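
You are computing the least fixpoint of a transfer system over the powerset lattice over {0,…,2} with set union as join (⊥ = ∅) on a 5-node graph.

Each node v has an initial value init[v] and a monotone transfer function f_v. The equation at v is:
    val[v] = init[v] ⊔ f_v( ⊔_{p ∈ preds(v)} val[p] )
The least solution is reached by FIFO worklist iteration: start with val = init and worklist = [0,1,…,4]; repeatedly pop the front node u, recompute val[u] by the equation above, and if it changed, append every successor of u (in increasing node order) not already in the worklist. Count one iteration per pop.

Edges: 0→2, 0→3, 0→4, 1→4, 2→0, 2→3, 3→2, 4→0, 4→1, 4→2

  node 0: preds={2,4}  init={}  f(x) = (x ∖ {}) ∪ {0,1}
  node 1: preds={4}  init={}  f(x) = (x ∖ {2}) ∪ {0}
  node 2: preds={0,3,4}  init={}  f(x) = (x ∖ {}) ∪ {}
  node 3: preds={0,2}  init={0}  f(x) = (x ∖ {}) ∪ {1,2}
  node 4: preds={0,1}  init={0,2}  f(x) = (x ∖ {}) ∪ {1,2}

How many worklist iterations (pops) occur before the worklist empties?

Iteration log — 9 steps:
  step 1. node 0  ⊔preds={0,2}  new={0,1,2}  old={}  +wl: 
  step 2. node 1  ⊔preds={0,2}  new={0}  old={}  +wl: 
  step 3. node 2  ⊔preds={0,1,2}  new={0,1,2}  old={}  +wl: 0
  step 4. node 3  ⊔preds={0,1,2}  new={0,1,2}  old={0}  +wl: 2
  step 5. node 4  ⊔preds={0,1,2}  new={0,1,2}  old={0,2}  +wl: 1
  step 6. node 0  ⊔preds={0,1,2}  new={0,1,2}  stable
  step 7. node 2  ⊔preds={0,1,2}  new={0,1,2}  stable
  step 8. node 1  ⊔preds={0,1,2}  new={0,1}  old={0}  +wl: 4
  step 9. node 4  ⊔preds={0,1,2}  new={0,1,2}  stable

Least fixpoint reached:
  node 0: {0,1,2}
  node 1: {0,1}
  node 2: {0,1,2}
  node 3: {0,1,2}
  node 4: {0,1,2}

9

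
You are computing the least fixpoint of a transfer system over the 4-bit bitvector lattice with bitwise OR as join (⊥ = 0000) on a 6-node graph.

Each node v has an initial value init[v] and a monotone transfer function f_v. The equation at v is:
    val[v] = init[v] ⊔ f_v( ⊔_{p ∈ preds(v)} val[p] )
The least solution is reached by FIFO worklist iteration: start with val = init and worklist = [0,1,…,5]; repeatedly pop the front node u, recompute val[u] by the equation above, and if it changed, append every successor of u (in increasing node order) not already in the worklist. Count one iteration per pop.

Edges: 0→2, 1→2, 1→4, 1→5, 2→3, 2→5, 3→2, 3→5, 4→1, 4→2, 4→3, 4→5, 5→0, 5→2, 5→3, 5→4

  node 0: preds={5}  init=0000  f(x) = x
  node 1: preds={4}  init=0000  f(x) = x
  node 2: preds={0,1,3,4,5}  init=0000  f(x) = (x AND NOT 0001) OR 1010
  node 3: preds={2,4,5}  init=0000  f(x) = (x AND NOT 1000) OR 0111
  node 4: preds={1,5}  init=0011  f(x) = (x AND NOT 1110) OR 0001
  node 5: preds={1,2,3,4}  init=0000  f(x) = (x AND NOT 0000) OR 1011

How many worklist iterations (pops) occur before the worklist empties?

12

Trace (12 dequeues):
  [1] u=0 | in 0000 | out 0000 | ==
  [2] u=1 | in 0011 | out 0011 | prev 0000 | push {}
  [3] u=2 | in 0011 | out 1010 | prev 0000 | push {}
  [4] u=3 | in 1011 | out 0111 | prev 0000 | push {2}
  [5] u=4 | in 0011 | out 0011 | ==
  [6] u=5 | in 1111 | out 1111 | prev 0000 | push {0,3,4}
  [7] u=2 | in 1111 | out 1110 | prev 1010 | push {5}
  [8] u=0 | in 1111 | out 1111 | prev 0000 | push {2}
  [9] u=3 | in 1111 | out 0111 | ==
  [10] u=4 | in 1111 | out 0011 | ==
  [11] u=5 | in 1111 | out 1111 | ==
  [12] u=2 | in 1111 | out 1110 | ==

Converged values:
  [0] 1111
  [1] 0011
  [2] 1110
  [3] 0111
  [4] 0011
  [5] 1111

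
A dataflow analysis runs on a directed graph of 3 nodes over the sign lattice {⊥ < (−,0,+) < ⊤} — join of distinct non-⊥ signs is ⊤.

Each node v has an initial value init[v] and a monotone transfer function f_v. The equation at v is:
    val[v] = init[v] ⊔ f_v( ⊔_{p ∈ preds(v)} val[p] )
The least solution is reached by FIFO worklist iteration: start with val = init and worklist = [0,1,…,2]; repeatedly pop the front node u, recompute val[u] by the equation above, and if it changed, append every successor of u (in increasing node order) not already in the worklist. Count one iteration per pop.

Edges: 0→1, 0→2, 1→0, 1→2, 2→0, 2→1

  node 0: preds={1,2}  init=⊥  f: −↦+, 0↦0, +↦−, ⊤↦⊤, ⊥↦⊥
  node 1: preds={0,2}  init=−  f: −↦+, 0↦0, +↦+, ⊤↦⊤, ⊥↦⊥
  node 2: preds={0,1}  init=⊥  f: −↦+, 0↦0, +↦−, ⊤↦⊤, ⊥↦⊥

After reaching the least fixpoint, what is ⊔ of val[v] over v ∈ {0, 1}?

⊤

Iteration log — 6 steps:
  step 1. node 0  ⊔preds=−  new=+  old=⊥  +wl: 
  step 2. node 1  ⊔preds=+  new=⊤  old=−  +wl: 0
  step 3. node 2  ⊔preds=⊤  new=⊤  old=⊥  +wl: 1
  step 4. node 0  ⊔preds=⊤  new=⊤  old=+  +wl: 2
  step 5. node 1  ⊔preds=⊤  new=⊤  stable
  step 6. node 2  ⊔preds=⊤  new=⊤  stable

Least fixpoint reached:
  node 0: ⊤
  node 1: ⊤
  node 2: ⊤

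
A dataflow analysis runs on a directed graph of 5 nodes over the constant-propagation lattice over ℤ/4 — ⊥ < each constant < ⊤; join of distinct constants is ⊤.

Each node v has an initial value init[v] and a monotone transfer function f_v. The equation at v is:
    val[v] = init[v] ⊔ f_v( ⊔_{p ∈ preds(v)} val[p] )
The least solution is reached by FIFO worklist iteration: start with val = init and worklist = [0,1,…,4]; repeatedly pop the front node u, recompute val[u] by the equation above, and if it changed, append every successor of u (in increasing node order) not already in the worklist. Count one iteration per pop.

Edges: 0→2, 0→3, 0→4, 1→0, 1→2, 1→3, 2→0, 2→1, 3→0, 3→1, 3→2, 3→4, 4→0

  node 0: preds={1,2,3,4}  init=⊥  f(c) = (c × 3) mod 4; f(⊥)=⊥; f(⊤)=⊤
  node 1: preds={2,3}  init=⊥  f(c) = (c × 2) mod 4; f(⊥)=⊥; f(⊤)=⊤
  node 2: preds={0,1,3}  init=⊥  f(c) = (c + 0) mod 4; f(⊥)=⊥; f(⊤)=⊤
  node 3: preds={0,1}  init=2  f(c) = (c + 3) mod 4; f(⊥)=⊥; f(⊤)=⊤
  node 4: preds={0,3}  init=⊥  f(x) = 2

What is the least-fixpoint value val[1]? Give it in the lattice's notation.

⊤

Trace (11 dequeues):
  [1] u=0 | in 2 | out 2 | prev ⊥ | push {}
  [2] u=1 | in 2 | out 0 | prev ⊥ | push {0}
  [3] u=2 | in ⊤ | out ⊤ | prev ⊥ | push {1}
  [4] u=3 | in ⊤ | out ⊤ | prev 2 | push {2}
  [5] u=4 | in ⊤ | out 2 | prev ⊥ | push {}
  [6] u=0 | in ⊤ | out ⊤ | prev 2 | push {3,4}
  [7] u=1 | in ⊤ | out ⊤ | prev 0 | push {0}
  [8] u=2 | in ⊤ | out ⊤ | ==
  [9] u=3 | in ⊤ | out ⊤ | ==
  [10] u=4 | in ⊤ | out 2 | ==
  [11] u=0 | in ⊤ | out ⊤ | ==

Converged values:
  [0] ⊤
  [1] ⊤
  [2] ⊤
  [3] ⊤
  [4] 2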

[Task brief] Could you print the lines of the records above from the one containing "A dataflow analysis runs on a directed graph of 5" through the last, exactly and with no additions?

[Reply]
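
A dataflow analysis runs on a directed graph of 5 nodes over the constant-propagation lattice over ℤ/4 — ⊥ < each constant < ⊤; join of distinct constants is ⊤.

Each node v has an initial value init[v] and a monotone transfer function f_v. The equation at v is:
    val[v] = init[v] ⊔ f_v( ⊔_{p ∈ preds(v)} val[p] )
The least solution is reached by FIFO worklist iteration: start with val = init and worklist = [0,1,…,4]; repeatedly pop the front node u, recompute val[u] by the equation above, and if it changed, append every successor of u (in increasing node order) not already in the worklist. Count one iteration per pop.

Edges: 0→2, 0→3, 0→4, 1→0, 1→2, 1→3, 2→0, 2→1, 3→0, 3→1, 3→2, 3→4, 4→0

  node 0: preds={1,2,3,4}  init=⊥  f(c) = (c × 3) mod 4; f(⊥)=⊥; f(⊤)=⊤
  node 1: preds={2,3}  init=⊥  f(c) = (c × 2) mod 4; f(⊥)=⊥; f(⊤)=⊤
  node 2: preds={0,1,3}  init=⊥  f(c) = (c + 0) mod 4; f(⊥)=⊥; f(⊤)=⊤
  node 3: preds={0,1}  init=2  f(c) = (c + 3) mod 4; f(⊥)=⊥; f(⊤)=⊤
  node 4: preds={0,3}  init=⊥  f(x) = 2

What is the least-fixpoint value val[1]? Give it in the lattice's notation.

⊤

Trace (11 dequeues):
  [1] u=0 | in 2 | out 2 | prev ⊥ | push {}
  [2] u=1 | in 2 | out 0 | prev ⊥ | push {0}
  [3] u=2 | in ⊤ | out ⊤ | prev ⊥ | push {1}
  [4] u=3 | in ⊤ | out ⊤ | prev 2 | push {2}
  [5] u=4 | in ⊤ | out 2 | prev ⊥ | push {}
  [6] u=0 | in ⊤ | out ⊤ | prev 2 | push {3,4}
  [7] u=1 | in ⊤ | out ⊤ | prev 0 | push {0}
  [8] u=2 | in ⊤ | out ⊤ | ==
  [9] u=3 | in ⊤ | out ⊤ | ==
  [10] u=4 | in ⊤ | out 2 | ==
  [11] u=0 | in ⊤ | out ⊤ | ==

Converged values:
  [0] ⊤
  [1] ⊤
  [2] ⊤
  [3] ⊤
  [4] 2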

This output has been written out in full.